■ **Exercise brief**: The answer is to be an exact copy of the lines below running from the line with "1)↦2, (2, 2)↦0" down to the line with "x_B:B; x_C:C; x_D:D", both ends included, and nothing more.

==== Dataset records ====

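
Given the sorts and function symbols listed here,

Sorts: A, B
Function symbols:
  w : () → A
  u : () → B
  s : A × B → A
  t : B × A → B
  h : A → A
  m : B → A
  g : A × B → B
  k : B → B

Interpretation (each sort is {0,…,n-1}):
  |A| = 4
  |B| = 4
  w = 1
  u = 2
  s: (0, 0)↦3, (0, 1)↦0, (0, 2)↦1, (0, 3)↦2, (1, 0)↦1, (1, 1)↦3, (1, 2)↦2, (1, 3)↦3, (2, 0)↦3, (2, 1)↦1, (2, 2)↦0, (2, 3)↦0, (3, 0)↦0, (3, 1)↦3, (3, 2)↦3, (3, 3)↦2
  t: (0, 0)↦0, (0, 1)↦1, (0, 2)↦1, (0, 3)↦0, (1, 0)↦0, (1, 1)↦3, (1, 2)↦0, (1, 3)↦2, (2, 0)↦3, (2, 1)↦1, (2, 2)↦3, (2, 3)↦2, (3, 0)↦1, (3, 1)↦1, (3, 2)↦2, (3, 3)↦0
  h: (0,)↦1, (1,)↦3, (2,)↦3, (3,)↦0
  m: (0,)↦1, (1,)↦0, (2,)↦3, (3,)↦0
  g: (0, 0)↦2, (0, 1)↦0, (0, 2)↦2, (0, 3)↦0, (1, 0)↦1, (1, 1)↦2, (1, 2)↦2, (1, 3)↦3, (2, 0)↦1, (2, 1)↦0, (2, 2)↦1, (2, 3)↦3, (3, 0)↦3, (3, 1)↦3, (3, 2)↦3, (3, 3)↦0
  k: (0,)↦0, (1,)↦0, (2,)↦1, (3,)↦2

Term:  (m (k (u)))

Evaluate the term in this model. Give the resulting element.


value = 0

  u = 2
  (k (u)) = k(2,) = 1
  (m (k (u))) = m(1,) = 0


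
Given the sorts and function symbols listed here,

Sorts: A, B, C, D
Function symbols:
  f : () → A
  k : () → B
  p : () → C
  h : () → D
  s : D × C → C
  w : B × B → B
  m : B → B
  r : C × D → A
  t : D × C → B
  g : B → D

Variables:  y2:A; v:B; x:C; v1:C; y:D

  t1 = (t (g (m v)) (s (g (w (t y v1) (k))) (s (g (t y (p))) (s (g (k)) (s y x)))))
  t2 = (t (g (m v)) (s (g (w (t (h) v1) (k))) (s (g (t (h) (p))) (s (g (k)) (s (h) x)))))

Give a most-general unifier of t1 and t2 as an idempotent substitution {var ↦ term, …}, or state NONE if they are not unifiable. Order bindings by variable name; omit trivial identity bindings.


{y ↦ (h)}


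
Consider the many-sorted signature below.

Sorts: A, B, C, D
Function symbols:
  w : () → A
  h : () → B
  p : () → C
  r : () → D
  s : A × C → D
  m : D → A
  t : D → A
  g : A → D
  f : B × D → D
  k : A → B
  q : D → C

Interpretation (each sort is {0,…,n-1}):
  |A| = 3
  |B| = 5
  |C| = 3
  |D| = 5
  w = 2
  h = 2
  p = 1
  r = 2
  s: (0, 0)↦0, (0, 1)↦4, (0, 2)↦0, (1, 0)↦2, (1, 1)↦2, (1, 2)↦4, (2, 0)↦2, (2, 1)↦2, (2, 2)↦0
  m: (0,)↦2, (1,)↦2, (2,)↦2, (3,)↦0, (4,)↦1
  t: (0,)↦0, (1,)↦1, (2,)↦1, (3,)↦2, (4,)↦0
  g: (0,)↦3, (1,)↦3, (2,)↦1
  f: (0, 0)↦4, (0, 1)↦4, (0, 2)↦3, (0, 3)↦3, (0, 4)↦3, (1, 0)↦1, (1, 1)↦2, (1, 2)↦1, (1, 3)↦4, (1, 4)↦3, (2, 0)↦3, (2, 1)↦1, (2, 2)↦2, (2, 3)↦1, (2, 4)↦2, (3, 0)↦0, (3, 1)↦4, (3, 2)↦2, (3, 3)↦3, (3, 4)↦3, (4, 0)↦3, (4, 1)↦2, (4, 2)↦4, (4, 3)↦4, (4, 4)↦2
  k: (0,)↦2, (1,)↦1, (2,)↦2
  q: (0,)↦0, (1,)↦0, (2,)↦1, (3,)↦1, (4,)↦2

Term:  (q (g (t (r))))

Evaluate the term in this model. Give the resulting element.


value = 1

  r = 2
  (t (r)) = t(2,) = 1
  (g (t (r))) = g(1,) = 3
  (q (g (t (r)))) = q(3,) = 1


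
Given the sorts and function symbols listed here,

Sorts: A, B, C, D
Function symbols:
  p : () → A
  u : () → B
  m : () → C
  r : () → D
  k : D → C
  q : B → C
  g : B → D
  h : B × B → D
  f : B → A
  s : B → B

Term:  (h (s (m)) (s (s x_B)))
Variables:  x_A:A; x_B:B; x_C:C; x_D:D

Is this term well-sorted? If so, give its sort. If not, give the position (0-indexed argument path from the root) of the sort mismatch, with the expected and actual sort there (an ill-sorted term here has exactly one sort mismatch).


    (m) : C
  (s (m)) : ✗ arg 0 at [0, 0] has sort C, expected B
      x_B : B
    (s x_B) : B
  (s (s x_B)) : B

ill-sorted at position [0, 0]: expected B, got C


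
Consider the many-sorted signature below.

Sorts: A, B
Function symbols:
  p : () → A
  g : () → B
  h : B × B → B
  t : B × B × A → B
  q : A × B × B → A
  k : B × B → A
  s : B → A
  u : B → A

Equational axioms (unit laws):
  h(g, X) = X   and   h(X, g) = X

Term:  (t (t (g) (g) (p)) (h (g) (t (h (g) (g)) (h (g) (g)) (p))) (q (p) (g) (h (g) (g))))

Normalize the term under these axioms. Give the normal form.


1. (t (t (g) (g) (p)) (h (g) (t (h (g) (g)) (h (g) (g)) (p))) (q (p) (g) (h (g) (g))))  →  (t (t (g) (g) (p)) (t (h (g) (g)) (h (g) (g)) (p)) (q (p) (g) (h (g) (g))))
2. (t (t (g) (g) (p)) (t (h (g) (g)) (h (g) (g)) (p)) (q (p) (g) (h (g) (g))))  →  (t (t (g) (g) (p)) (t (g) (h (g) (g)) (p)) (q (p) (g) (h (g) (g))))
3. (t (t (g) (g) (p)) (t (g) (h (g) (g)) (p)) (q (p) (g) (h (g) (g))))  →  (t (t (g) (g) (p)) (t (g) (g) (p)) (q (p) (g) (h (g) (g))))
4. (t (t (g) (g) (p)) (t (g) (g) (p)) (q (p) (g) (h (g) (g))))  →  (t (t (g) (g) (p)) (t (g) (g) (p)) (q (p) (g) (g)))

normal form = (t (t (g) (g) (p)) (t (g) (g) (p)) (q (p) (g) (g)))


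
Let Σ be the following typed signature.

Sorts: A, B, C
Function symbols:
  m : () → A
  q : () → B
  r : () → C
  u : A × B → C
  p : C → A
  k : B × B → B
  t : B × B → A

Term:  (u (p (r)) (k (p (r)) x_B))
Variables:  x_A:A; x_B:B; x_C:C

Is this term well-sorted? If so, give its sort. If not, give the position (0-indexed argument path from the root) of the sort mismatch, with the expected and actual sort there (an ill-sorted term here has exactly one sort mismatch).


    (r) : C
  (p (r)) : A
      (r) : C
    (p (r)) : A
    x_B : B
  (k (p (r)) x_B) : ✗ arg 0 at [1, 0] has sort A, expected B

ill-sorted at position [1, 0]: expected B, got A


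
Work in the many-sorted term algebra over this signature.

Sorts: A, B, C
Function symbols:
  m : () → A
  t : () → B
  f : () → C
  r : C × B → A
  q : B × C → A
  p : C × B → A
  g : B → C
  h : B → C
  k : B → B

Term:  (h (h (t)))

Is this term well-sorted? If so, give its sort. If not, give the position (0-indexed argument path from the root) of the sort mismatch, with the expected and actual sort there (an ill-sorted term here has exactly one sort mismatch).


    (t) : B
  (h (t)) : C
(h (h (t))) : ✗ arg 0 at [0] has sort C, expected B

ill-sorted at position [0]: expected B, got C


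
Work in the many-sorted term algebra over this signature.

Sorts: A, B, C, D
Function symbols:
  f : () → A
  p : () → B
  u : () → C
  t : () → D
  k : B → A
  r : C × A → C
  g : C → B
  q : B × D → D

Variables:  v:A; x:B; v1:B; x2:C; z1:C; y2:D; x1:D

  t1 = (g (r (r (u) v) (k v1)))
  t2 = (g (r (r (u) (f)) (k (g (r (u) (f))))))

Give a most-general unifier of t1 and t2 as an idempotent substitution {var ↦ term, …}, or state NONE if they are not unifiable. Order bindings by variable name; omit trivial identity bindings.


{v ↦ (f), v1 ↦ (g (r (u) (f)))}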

====

■ **Response to the exercise**:
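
  s: (0, 0)↦0, (0, 1)↦4, (0, 2)↦0, (1, 0)↦2, (1, 1)↦2, (1, 2)↦4, (2, 0)↦2, (2, 1)↦2, (2, 2)↦0
  m: (0,)↦2, (1,)↦2, (2,)↦2, (3,)↦0, (4,)↦1
  t: (0,)↦0, (1,)↦1, (2,)↦1, (3,)↦2, (4,)↦0
  g: (0,)↦3, (1,)↦3, (2,)↦1
  f: (0, 0)↦4, (0, 1)↦4, (0, 2)↦3, (0, 3)↦3, (0, 4)↦3, (1, 0)↦1, (1, 1)↦2, (1, 2)↦1, (1, 3)↦4, (1, 4)↦3, (2, 0)↦3, (2, 1)↦1, (2, 2)↦2, (2, 3)↦1, (2, 4)↦2, (3, 0)↦0, (3, 1)↦4, (3, 2)↦2, (3, 3)↦3, (3, 4)↦3, (4, 0)↦3, (4, 1)↦2, (4, 2)↦4, (4, 3)↦4, (4, 4)↦2
  k: (0,)↦2, (1,)↦1, (2,)↦2
  q: (0,)↦0, (1,)↦0, (2,)↦1, (3,)↦1, (4,)↦2

Term:  (q (g (t (r))))

Evaluate the term in this model. Give the resulting element.


value = 1

  r = 2
  (t (r)) = t(2,) = 1
  (g (t (r))) = g(1,) = 3
  (q (g (t (r)))) = q(3,) = 1


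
Given the sorts and function symbols listed here,

Sorts: A, B, C, D
Function symbols:
  p : () → A
  u : () → B
  m : () → C
  r : () → D
  k : D → C
  q : B → C
  g : B → D
  h : B × B → D
  f : B → A
  s : B → B

Term:  (h (s (m)) (s (s x_B)))
Variables:  x_A:A; x_B:B; x_C:C; x_D:D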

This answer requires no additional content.